*** Begin section ***

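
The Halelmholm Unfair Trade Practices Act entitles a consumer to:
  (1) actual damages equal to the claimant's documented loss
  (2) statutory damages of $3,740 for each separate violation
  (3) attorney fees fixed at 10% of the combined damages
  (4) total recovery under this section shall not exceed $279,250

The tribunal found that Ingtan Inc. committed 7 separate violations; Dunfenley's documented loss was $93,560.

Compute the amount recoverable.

Statutory damages: 7 × $3,740 = $26,180
Combined damages: $93,560 + $26,180 = $119,740
Attorney fees: 10% of $119,740 = $11,974
Total before cap: $119,740 + $11,974 = $131,714
Cap at $279,250: $131,714 is within the cap, no reduction.

$131,714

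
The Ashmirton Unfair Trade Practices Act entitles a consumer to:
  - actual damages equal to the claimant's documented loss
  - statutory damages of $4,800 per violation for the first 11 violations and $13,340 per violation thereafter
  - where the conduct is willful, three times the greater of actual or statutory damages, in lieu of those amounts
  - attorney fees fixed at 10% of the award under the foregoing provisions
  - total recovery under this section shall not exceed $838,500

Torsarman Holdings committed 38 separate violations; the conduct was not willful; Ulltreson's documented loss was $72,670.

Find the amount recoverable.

First 11 violations: 11 × $4,800 = $52,800
Remaining violations: (38 − 11) × $13,340 = $360,180
Statutory damages: $52,800 + $360,180 = $412,980
Conduct not willful: the in-lieu enhancement does not apply.
Actual plus statutory damages: $72,670 + $412,980 = $485,650
Attorney fees: 10% of $485,650 = $48,565
Total before cap: $485,650 + $48,565 = $534,215
Cap at $838,500: $534,215 is within the cap, no reduction.

Total recovery: $534,215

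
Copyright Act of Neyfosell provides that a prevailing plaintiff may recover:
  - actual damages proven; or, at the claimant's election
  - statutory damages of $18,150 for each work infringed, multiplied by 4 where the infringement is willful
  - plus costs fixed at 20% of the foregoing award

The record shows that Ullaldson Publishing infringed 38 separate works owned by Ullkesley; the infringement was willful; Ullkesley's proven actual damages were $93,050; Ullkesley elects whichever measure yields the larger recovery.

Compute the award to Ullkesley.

$3,310,560

Statutory damages: 38 × $18,150 = $689,700
Multiplied by 4: 4 × $689,700 = $2,758,800
Greater of actual damages ($93,050) or enhanced statutory damages ($2,758,800): $2,758,800
Costs: 20% of $2,758,800 = $551,760
Award plus costs: $2,758,800 + $551,760 = $3,310,560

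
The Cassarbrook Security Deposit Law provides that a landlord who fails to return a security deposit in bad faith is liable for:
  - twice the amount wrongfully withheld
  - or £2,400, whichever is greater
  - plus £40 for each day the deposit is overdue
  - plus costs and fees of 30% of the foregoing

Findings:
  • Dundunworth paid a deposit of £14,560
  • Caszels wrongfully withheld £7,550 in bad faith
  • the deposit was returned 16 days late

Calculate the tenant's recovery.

Doubled: 2 × £7,550 = £15,100
Minimum £2,400: £15,100 meets the minimum, no increase.
Late-return penalty: 16 × £40 = £640
Damages plus late penalty: £15,100 + £640 = £15,740
Costs and fees: 30% of £15,740 = £4,722
Total recovery: £15,740 + £4,722 = £20,462

£20,462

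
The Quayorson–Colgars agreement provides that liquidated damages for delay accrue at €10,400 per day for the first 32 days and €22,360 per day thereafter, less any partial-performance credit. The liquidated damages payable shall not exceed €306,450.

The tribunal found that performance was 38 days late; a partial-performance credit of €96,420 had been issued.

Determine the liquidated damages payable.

€306,450

First 32 days: 32 × €10,400 = €332,800
Remaining days: (38 − 32) × €22,360 = €134,160
Accrued per-day damages: €332,800 + €134,160 = €466,960
Less partial-performance credit: €466,960 − €96,420 = €370,540
Cap at €306,450: €370,540 exceeds the cap → €306,450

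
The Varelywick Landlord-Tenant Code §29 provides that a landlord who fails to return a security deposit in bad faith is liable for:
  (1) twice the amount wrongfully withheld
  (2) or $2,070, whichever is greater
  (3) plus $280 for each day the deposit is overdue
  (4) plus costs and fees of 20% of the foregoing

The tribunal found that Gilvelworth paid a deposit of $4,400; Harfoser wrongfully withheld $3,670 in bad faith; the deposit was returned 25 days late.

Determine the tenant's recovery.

$17,208

Doubled: 2 × $3,670 = $7,340
Minimum $2,070: $7,340 meets the minimum, no increase.
Late-return penalty: 25 × $280 = $7,000
Damages plus late penalty: $7,340 + $7,000 = $14,340
Costs and fees: 20% of $14,340 = $2,868
Total recovery: $14,340 + $2,868 = $17,208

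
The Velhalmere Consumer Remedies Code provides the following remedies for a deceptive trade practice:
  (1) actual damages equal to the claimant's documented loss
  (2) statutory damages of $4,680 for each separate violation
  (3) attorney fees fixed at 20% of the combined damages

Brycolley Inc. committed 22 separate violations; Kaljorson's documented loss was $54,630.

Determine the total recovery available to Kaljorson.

Statutory damages: 22 × $4,680 = $102,960
Combined damages: $54,630 + $102,960 = $157,590
Attorney fees: 20% of $157,590 = $31,518
Total recovery: $157,590 + $31,518 = $189,108

$189,108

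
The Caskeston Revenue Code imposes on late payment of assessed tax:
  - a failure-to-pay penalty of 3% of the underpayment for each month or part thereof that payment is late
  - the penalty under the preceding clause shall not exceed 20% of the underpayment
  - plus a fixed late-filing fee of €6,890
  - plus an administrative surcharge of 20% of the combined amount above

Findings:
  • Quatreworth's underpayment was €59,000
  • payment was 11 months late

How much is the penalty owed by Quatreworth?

Penalty: €22,428

Accrued rate: 3% × 11 = 33%, capped at 20% → 20%
Failure-to-pay penalty: 20% of €59,000 = €11,800
Penalty before surcharge: €11,800 + €6,890 = €18,690
Administrative surcharge: 20% of €18,690 = €3,738
Total penalty: €18,690 + €3,738 = €22,428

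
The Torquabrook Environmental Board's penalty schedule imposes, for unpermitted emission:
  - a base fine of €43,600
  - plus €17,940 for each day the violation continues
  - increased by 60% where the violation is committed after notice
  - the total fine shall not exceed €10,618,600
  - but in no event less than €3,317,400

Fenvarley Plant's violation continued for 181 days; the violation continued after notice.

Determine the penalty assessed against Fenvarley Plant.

€5,265,184

Per-day component: 181 × €17,940 = €3,247,140
Base plus per-day: €43,600 + €3,247,140 = €3,290,740
Enhancement: 60% of €3,290,740 = €1,974,444
Enhanced fine: €3,290,740 + €1,974,444 = €5,265,184
Cap at €10,618,600: €5,265,184 is within the cap, no reduction.
Minimum €3,317,400: €5,265,184 meets the minimum, no increase.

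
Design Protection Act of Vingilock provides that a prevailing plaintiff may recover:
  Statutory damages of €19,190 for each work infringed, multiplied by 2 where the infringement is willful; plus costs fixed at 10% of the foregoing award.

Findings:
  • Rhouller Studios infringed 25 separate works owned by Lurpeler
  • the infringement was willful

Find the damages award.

Statutory damages: 25 × €19,190 = €479,750
Doubled: 2 × €479,750 = €959,500
Costs: 10% of €959,500 = €95,950
Award plus costs: €959,500 + €95,950 = €1,055,450

€1,055,450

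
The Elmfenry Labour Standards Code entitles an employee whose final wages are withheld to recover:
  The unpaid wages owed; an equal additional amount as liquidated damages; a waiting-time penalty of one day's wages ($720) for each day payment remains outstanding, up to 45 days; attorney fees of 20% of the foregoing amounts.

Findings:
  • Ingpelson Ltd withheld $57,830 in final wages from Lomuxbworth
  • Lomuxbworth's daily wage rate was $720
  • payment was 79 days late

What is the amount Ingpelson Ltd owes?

Liquidated damages (equal amount): $57,830
Penalty days: min(79, 45) = 45
Waiting-time penalty: 45 × $720 = $32,400
Subtotal: $57,830 + $57,830 + $32,400 = $148,060
Attorney fees: 20% of $148,060 = $29,612
Total award: $148,060 + $29,612 = $177,672

$177,672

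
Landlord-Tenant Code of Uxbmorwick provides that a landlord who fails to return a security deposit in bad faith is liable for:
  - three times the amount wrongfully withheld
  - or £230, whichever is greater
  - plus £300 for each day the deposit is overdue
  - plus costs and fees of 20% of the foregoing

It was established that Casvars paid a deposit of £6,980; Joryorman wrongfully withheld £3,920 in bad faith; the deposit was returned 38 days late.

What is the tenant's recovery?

Trebled: 3 × £3,920 = £11,760
Minimum £230: £11,760 meets the minimum, no increase.
Late-return penalty: 38 × £300 = £11,400
Damages plus late penalty: £11,760 + £11,400 = £23,160
Costs and fees: 20% of £23,160 = £4,632
Total recovery: £23,160 + £4,632 = £27,792

£27,792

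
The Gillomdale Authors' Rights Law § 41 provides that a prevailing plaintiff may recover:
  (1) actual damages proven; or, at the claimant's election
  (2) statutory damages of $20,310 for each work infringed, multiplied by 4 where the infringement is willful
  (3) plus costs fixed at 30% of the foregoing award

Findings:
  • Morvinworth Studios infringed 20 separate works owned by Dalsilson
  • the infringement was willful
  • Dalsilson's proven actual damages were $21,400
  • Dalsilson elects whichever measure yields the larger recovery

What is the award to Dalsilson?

Statutory damages: 20 × $20,310 = $406,200
Multiplied by 4: 4 × $406,200 = $1,624,800
Greater of actual damages ($21,400) or enhanced statutory damages ($1,624,800): $1,624,800
Costs: 30% of $1,624,800 = $487,440
Award plus costs: $1,624,800 + $487,440 = $2,112,240

$2,112,240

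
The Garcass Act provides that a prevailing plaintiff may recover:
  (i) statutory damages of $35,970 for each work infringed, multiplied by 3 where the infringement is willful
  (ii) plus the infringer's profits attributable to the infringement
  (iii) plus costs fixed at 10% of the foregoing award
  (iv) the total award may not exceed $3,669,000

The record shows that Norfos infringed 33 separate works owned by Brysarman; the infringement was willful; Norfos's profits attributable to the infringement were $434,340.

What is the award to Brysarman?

Statutory damages: 33 × $35,970 = $1,187,010
Trebled: 3 × $1,187,010 = $3,561,030
Combined award: $3,561,030 + $434,340 = $3,995,370
Costs: 10% of $3,995,370 = $399,537
Award plus costs: $3,995,370 + $399,537 = $4,394,907
Cap at $3,669,000: $4,394,907 exceeds the cap → $3,669,000

$3,669,000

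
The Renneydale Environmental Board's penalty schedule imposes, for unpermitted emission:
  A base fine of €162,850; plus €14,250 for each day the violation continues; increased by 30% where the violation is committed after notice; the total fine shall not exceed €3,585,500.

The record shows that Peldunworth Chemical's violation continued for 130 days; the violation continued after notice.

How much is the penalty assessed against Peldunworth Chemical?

Per-day component: 130 × €14,250 = €1,852,500
Base plus per-day: €162,850 + €1,852,500 = €2,015,350
Enhancement: 30% of €2,015,350 = €604,605
Enhanced fine: €2,015,350 + €604,605 = €2,619,955
Cap at €3,585,500: €2,619,955 is within the cap, no reduction.

Civil penalty: €2,619,955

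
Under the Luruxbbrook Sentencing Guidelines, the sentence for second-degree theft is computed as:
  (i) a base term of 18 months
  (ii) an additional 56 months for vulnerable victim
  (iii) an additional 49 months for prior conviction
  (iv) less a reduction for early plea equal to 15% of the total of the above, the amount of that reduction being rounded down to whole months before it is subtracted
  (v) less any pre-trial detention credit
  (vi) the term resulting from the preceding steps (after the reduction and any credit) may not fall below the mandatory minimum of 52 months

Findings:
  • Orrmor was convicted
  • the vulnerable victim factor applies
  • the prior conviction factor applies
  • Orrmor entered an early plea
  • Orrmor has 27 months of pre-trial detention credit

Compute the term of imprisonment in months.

Vulnerable victim enhancement: +56 months
Prior conviction enhancement: +49 months
Adjusted term: 18 months + 56 months + 49 months = 123 months
Early plea reduction: 15% of 123 months = 18 months (rounded down)
After reduction: 123 − 18 = 105 months
Less pre-trial detention credit: 105 months − 27 months = 78 months
Minimum 52 months: 78 months meets the minimum, no increase.

78 months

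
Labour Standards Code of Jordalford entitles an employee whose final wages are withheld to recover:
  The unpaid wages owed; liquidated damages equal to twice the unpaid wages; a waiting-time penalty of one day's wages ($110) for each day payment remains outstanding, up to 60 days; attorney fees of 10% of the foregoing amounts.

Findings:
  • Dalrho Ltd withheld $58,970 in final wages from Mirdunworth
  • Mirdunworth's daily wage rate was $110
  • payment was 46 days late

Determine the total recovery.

Doubled: 2 × $58,970 = $117,940
Penalty days: min(46, 60) = 46
Waiting-time penalty: 46 × $110 = $5,060
Subtotal: $58,970 + $117,940 + $5,060 = $181,970
Attorney fees: 10% of $181,970 = $18,197
Total award: $181,970 + $18,197 = $200,167

$200,167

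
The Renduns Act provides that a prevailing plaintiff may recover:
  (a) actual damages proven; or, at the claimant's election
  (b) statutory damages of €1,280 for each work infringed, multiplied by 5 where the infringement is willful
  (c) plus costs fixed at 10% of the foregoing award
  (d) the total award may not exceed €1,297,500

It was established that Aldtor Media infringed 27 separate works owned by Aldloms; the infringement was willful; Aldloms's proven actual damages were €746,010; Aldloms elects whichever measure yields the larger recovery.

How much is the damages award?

€820,611

Statutory damages: 27 × €1,280 = €34,560
Multiplied by 5: 5 × €34,560 = €172,800
Greater of actual damages (€746,010) or enhanced statutory damages (€172,800): €746,010
Costs: 10% of €746,010 = €74,601
Award plus costs: €746,010 + €74,601 = €820,611
Cap at €1,297,500: €820,611 is within the cap, no reduction.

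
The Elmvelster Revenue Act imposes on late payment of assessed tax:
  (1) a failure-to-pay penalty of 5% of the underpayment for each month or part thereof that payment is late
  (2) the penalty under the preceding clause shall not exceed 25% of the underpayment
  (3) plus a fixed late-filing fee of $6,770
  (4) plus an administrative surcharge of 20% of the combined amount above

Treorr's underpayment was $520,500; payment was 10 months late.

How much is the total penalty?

$164,274

Accrued rate: 5% × 10 = 50%, capped at 25% → 25%
Failure-to-pay penalty: 25% of $520,500 = $130,125
Penalty before surcharge: $130,125 + $6,770 = $136,895
Administrative surcharge: 20% of $136,895 = $27,379
Total penalty: $136,895 + $27,379 = $164,274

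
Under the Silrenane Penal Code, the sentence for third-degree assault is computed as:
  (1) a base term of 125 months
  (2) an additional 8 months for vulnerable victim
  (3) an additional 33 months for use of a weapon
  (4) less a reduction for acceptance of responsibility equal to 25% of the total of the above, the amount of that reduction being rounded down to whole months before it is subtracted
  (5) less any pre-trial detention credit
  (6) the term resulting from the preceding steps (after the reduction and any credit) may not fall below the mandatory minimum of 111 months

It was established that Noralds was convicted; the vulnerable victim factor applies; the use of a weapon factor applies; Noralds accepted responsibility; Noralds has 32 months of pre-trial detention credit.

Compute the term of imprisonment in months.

Vulnerable victim enhancement: +8 months
Use of a weapon enhancement: +33 months
Adjusted term: 125 months + 8 months + 33 months = 166 months
Acceptance of responsibility reduction: 25% of 166 months = 41 months (rounded down)
After reduction: 166 − 41 = 125 months
Less pre-trial detention credit: 125 months − 32 months = 93 months
Minimum 111 months: 93 months is below the minimum → 111 months

111 months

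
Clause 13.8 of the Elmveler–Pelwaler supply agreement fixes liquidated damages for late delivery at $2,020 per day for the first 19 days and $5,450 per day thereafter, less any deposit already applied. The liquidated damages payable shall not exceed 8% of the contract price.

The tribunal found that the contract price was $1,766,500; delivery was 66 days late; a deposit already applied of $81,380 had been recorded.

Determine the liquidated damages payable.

$141,320

First 19 days: 19 × $2,020 = $38,380
Remaining days: (66 − 19) × $5,450 = $256,150
Accrued per-day damages: $38,380 + $256,150 = $294,530
Less deposit already applied: $294,530 − $81,380 = $213,150
Cap: 8% of $1,766,500 = $141,320
Cap at $141,320: $213,150 exceeds the cap → $141,320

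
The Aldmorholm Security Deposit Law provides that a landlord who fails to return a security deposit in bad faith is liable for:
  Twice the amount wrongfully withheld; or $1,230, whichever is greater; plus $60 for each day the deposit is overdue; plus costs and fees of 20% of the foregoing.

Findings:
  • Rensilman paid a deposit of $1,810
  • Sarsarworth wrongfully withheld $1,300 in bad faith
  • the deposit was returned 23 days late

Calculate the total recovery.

Doubled: 2 × $1,300 = $2,600
Minimum $1,230: $2,600 meets the minimum, no increase.
Late-return penalty: 23 × $60 = $1,380
Damages plus late penalty: $2,600 + $1,380 = $3,980
Costs and fees: 20% of $3,980 = $796
Total recovery: $3,980 + $796 = $4,776

Recovery: $4,776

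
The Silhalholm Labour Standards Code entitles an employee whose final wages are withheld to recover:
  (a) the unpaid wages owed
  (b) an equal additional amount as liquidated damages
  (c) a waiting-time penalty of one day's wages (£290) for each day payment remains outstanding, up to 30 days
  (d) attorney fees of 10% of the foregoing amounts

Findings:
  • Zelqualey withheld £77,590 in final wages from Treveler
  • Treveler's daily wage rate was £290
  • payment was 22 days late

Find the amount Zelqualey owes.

Liquidated damages (equal amount): £77,590
Penalty days: min(22, 30) = 22
Waiting-time penalty: 22 × £290 = £6,380
Subtotal: £77,590 + £77,590 + £6,380 = £161,560
Attorney fees: 10% of £161,560 = £16,156
Total award: £161,560 + £16,156 = £177,716

£177,716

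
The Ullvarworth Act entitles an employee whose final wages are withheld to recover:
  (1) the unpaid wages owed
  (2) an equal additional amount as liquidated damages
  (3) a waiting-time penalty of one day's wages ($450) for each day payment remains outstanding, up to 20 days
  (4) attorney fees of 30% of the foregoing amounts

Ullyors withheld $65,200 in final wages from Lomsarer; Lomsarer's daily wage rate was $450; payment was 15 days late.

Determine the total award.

Liquidated damages (equal amount): $65,200
Penalty days: min(15, 20) = 15
Waiting-time penalty: 15 × $450 = $6,750
Subtotal: $65,200 + $65,200 + $6,750 = $137,150
Attorney fees: 30% of $137,150 = $41,145
Total award: $137,150 + $41,145 = $178,295

$178,295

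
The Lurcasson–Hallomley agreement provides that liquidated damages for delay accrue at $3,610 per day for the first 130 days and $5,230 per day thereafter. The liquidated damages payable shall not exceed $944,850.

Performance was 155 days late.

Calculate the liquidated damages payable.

First 130 days: 130 × $3,610 = $469,300
Remaining days: (155 − 130) × $5,230 = $130,750
Accrued per-day damages: $469,300 + $130,750 = $600,050
Cap at $944,850: $600,050 is within the cap, no reduction.

$600,050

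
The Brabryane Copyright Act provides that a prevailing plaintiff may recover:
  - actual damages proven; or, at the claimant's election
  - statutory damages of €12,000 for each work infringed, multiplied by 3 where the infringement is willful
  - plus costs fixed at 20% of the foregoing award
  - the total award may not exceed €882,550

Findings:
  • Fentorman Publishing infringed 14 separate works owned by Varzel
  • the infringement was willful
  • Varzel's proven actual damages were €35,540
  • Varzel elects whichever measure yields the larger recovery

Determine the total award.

Statutory damages: 14 × €12,000 = €168,000
Trebled: 3 × €168,000 = €504,000
Greater of actual damages (€35,540) or enhanced statutory damages (€504,000): €504,000
Costs: 20% of €504,000 = €100,800
Award plus costs: €504,000 + €100,800 = €604,800
Cap at €882,550: €604,800 is within the cap, no reduction.

€604,800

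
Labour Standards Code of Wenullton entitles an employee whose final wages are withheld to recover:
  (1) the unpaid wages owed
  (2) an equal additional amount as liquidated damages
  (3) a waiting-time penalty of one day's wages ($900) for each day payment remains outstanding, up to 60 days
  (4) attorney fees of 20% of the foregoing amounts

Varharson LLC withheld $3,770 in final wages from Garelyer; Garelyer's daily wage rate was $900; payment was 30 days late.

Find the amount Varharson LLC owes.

Liquidated damages (equal amount): $3,770
Penalty days: min(30, 60) = 30
Waiting-time penalty: 30 × $900 = $27,000
Subtotal: $3,770 + $3,770 + $27,000 = $34,540
Attorney fees: 20% of $34,540 = $6,908
Total award: $34,540 + $6,908 = $41,448

$41,448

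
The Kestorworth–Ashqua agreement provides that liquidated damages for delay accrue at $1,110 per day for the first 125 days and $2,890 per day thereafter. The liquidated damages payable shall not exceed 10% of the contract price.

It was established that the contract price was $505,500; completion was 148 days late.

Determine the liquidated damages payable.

Liquidated damages: $50,550

First 125 days: 125 × $1,110 = $138,750
Remaining days: (148 − 125) × $2,890 = $66,470
Accrued per-day damages: $138,750 + $66,470 = $205,220
Cap: 10% of $505,500 = $50,550
Cap at $50,550: $205,220 exceeds the cap → $50,550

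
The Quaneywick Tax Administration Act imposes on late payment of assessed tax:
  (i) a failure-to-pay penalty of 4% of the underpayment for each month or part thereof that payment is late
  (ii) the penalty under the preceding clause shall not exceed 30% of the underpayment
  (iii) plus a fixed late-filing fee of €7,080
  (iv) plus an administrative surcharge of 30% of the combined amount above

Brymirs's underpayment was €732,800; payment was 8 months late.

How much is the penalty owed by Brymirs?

€294,996

Accrued rate: 4% × 8 = 32%, capped at 30% → 30%
Failure-to-pay penalty: 30% of €732,800 = €219,840
Penalty before surcharge: €219,840 + €7,080 = €226,920
Administrative surcharge: 30% of €226,920 = €68,076
Total penalty: €226,920 + €68,076 = €294,996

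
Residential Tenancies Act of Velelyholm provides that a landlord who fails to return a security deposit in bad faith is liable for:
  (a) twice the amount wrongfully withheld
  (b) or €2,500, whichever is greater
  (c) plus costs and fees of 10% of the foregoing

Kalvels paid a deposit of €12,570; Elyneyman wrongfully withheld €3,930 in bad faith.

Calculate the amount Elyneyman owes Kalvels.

Doubled: 2 × €3,930 = €7,860
Minimum €2,500: €7,860 meets the minimum, no increase.
Costs and fees: 10% of €7,860 = €786
Total recovery: €7,860 + €786 = €8,646

€8,646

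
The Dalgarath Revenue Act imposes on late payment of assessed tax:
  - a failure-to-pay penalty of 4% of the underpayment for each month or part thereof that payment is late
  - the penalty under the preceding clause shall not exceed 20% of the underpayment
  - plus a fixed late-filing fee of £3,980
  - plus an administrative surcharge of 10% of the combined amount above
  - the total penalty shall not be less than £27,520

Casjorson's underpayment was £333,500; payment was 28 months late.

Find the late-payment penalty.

Accrued rate: 4% × 28 = 112%, capped at 20% → 20%
Failure-to-pay penalty: 20% of £333,500 = £66,700
Penalty before surcharge: £66,700 + £3,980 = £70,680
Administrative surcharge: 10% of £70,680 = £7,068
Total penalty: £70,680 + £7,068 = £77,748
Minimum £27,520: £77,748 meets the minimum, no increase.

£77,748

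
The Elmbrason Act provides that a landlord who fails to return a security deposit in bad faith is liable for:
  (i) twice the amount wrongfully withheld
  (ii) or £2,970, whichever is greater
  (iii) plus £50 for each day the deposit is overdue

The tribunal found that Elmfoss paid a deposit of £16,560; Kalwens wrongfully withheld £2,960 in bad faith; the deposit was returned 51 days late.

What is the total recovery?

£8,470

Doubled: 2 × £2,960 = £5,920
Minimum £2,970: £5,920 meets the minimum, no increase.
Late-return penalty: 51 × £50 = £2,550
Damages plus late penalty: £5,920 + £2,550 = £8,470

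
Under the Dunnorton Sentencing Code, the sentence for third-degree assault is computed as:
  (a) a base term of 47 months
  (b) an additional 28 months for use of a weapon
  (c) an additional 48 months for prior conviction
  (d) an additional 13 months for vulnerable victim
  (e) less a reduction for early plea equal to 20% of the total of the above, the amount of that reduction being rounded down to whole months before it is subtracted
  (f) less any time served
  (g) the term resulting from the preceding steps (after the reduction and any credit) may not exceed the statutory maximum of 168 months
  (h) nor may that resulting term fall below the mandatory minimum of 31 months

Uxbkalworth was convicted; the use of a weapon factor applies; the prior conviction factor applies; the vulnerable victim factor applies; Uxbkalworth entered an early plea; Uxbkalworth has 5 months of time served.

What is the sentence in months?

Use of a weapon enhancement: +28 months
Prior conviction enhancement: +48 months
Vulnerable victim enhancement: +13 months
Adjusted term: 47 months + 28 months + 48 months + 13 months = 136 months
Early plea reduction: 20% of 136 months = 27 months (rounded down)
After reduction: 136 − 27 = 109 months
Less time served: 109 months − 5 months = 104 months
Cap at 168 months: 104 months is within the cap, no reduction.
Minimum 31 months: 104 months meets the minimum, no increase.

104 months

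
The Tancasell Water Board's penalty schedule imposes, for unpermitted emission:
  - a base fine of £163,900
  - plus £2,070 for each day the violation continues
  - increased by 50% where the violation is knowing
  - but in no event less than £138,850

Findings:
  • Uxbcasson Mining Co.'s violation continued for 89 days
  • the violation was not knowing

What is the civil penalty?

Per-day component: 89 × £2,070 = £184,230
Base plus per-day: £163,900 + £184,230 = £348,130
The violation was not knowing: no 50% increase.
Minimum £138,850: £348,130 meets the minimum, no increase.

£348,130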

*** End section ***

WORK ITEM
Note every line above where the string "steps" shows up, and copy those lines.

ANSWER TO THE EXERCISE
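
  (vi) the term resulting from the preceding steps (after the reduction and any credit) may not fall below the mandatory minimum of 52 months
  (6) the term resulting from the preceding steps (after the reduction and any credit) may not fall below the mandatory minimum of 111 months
  (g) the term resulting from the preceding steps (after the reduction and any credit) may not exceed the statutory maximum of 168 months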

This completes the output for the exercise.